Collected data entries
* * * * *
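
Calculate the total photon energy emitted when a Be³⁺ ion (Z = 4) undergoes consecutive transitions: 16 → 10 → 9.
1.837 eV

The energy levels of Be³⁺ are E_n = -13.6057 × 4² / n² eV.

First transition (16 → 10):
ΔE₁ = |E_10 - E_16|
ΔE₁ = |-2.176912000 - (-0.850356250)| = 1.326556 eV

Second transition (10 → 9):
ΔE₂ = |E_9 - E_10|
ΔE₂ = |-2.687545679 - (-2.176912000)| = 0.510634 eV

Total energy released:
E_total = ΔE₁ + ΔE₂ = 1.326556 + 0.510634 = 1.837 eV

Note: This equals the direct transition 16 → 9: 1.837 eV ✓
Energy is conserved regardless of the path taken.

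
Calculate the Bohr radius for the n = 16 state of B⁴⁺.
2.709387 nm (or 27.093873 Å)

The Bohr radius formula is:
r_n = n² a₀ / Z

where a₀ = 0.052917721 nm is the Bohr radius.

For B⁴⁺ (Z = 5) at n = 16:
r_16 = 16² × 0.052917721 nm / 5
r_16 = 256 × 0.052917721 nm / 5
r_16 = 13.5469366 nm / 5
r_16 = 2.709387 nm

The electron orbits at approximately 2.709387 nm from the nucleus.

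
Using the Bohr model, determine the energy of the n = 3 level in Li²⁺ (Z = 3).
-13.60570 eV

For hydrogen-like ions, the energy levels scale with Z²:
E_n = -13.6057 Z² / n² eV

For Li²⁺ (Z = 3) at n = 3:
E_3 = -13.6057 × 3² / 3²
E_3 = -13.6057 × 9 / 9
E_3 = -122.4513 / 9
E_3 = -13.60570 eV

The energy is 9 times more negative than hydrogen at the same n due to the stronger nuclear charge.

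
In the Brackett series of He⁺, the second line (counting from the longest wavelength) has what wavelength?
656.110895 nm

The lines of a series are numbered from the longest wavelength (smallest ΔE) outward; the second line is the transition from n = n_f + 2 to n_f.
The Brackett series has all transitions ending at n_f = 4.

For He⁺ (Z = 2), the second line (β-line) is the jump from n = 6 to n = 4:
E_6 = -13.6057 × 2² / 6² = -1.5117444444 eV
E_4 = -13.6057 × 2² / 4² = -3.4014250000 eV
ΔE = E_6 - E_4 = 1.8896805556 eV

λ = hc/E = 1239.84 eV·nm / 1.8896805556 eV
λ = 656.110895 nm

This is the β-line of the Brackett series in He⁺.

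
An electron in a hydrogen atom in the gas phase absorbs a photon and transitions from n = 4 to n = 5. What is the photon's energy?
0.3061 eV

The energy levels of a hydrogen-like atom are E_n = -13.6057 eV / n².

Energy at n = 4: E_4 = -13.6057 / 4² = -0.8503563 eV
Energy at n = 5: E_5 = -13.6057 / 5² = -0.5442280 eV

The excitation energy is the difference:
ΔE = E_5 - E_4
ΔE = -0.5442280 - (-0.8503563)
ΔE = 0.3061 eV

Since this is positive, energy must be absorbed (photon absorption).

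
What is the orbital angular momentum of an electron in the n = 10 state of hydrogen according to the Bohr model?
1.055e-33 J·s (or 10ℏ)

In the Bohr model, angular momentum is quantized:
L = nℏ

where ℏ = h/(2π) = 1.05457e-34 J·s

For n = 10:
L = 10 × 1.05457e-34 J·s
L = 1.055e-33 J·s

This can also be written as L = 10ℏ.
The angular momentum is an integer multiple of the reduced Planck constant.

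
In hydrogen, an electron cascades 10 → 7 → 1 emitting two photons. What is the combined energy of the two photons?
13.469643 eV

The energy levels of hydrogen are E_n = -13.6057 / n² eV.

First transition (10 → 7):
ΔE₁ = |E_7 - E_10|
ΔE₁ = |-0.277667346939 - (-0.136057000000)| = 0.141610347 eV

Second transition (7 → 1):
ΔE₂ = |E_1 - E_7|
ΔE₂ = |-13.605700000000 - (-0.277667346939)| = 13.328032653 eV

Total energy released:
E_total = ΔE₁ + ΔE₂ = 0.141610347 + 13.328032653 = 13.469643 eV

Note: This equals the direct transition 10 → 1: 13.469643 eV ✓
Energy is conserved regardless of the path taken.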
* * * * *
**Exercise description:**
Could you please repeat the data exactly as given?

**Output of the task:**
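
Calculate the total photon energy emitted when a Be³⁺ ion (Z = 4) undergoes consecutive transitions: 16 → 10 → 9.
1.837 eV

The energy levels of Be³⁺ are E_n = -13.6057 × 4² / n² eV.

First transition (16 → 10):
ΔE₁ = |E_10 - E_16|
ΔE₁ = |-2.176912000 - (-0.850356250)| = 1.326556 eV

Second transition (10 → 9):
ΔE₂ = |E_9 - E_10|
ΔE₂ = |-2.687545679 - (-2.176912000)| = 0.510634 eV

Total energy released:
E_total = ΔE₁ + ΔE₂ = 1.326556 + 0.510634 = 1.837 eV

Note: This equals the direct transition 16 → 9: 1.837 eV ✓
Energy is conserved regardless of the path taken.

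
Calculate the Bohr radius for the n = 16 state of B⁴⁺.
2.709387 nm (or 27.093873 Å)

The Bohr radius formula is:
r_n = n² a₀ / Z

where a₀ = 0.052917721 nm is the Bohr radius.

For B⁴⁺ (Z = 5) at n = 16:
r_16 = 16² × 0.052917721 nm / 5
r_16 = 256 × 0.052917721 nm / 5
r_16 = 13.5469366 nm / 5
r_16 = 2.709387 nm

The electron orbits at approximately 2.709387 nm from the nucleus.

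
Using the Bohr model, determine the energy of the n = 3 level in Li²⁺ (Z = 3).
-13.60570 eV

For hydrogen-like ions, the energy levels scale with Z²:
E_n = -13.6057 Z² / n² eV

For Li²⁺ (Z = 3) at n = 3:
E_3 = -13.6057 × 3² / 3²
E_3 = -13.6057 × 9 / 9
E_3 = -122.4513 / 9
E_3 = -13.60570 eV

The energy is 9 times more negative than hydrogen at the same n due to the stronger nuclear charge.

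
In the Brackett series of He⁺, the second line (counting from the longest wavelength) has what wavelength?
656.110895 nm

The lines of a series are numbered from the longest wavelength (smallest ΔE) outward; the second line is the transition from n = n_f + 2 to n_f.
The Brackett series has all transitions ending at n_f = 4.

For He⁺ (Z = 2), the second line (β-line) is the jump from n = 6 to n = 4:
E_6 = -13.6057 × 2² / 6² = -1.5117444444 eV
E_4 = -13.6057 × 2² / 4² = -3.4014250000 eV
ΔE = E_6 - E_4 = 1.8896805556 eV

λ = hc/E = 1239.84 eV·nm / 1.8896805556 eV
λ = 656.110895 nm

This is the β-line of the Brackett series in He⁺.

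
An electron in a hydrogen atom in the gas phase absorbs a photon and transitions from n = 4 to n = 5. What is the photon's energy?
0.3061 eV

The energy levels of a hydrogen-like atom are E_n = -13.6057 eV / n².

Energy at n = 4: E_4 = -13.6057 / 4² = -0.8503563 eV
Energy at n = 5: E_5 = -13.6057 / 5² = -0.5442280 eV

The excitation energy is the difference:
ΔE = E_5 - E_4
ΔE = -0.5442280 - (-0.8503563)
ΔE = 0.3061 eV

Since this is positive, energy must be absorbed (photon absorption).

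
What is the orbital angular momentum of an electron in the n = 10 state of hydrogen according to the Bohr model?
1.055e-33 J·s (or 10ℏ)

In the Bohr model, angular momentum is quantized:
L = nℏ

where ℏ = h/(2π) = 1.05457e-34 J·s

For n = 10:
L = 10 × 1.05457e-34 J·s
L = 1.055e-33 J·s

This can also be written as L = 10ℏ.
The angular momentum is an integer multiple of the reduced Planck constant.

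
In hydrogen, an electron cascades 10 → 7 → 1 emitting two photons. What is the combined energy of the two photons?
13.469643 eV

The energy levels of hydrogen are E_n = -13.6057 / n² eV.

First transition (10 → 7):
ΔE₁ = |E_7 - E_10|
ΔE₁ = |-0.277667346939 - (-0.136057000000)| = 0.141610347 eV

Second transition (7 → 1):
ΔE₂ = |E_1 - E_7|
ΔE₂ = |-13.605700000000 - (-0.277667346939)| = 13.328032653 eV

Total energy released:
E_total = ΔE₁ + ΔE₂ = 0.141610347 + 13.328032653 = 13.469643 eV

Note: This equals the direct transition 10 → 1: 13.469643 eV ✓
Energy is conserved regardless of the path taken.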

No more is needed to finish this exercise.